* _Work item_:
How many lines in the records below hold the word "statistics"? Answer with the number alone.

__________

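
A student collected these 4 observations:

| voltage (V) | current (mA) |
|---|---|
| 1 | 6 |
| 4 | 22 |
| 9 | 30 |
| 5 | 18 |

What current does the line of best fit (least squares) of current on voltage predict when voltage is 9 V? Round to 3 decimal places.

31.069

n = 4, Σx = 19, Σy = 76, Σxy = 454, Σx² = 123
Sxx = Σx² − (Σx)²/n = 123 − 90.25 = 32.75
Sxy = Σxy − (Σx)(Σy)/n = 454 − 361 = 93
b = Sxy/Sxx = 93/32.75 = 2.839695
a = ȳ − b·x̄ = 19 − 2.839695·4.75 = 5.511450
ŷ(9) = a + b·9 = 5.511450 + 2.839695·9 = 31.068702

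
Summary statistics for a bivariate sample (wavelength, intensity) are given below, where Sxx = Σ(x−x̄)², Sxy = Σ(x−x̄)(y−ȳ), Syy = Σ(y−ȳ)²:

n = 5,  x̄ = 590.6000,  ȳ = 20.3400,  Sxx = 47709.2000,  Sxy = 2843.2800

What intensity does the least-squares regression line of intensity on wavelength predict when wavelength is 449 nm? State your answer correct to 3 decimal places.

b = Sxy/Sxx = 2843.28/47709.2 = 0.059596
a = ȳ − b·x̄ = 20.34 − 0.059596·590.6 = -14.857429
ŷ(449) = a + b·449 = -14.857429 + 0.059596·449 = 11.901199

11.901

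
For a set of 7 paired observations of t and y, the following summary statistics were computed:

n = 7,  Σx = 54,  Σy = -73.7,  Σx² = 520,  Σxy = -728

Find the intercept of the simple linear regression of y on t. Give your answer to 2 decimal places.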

__________

* _Problem solution_:
2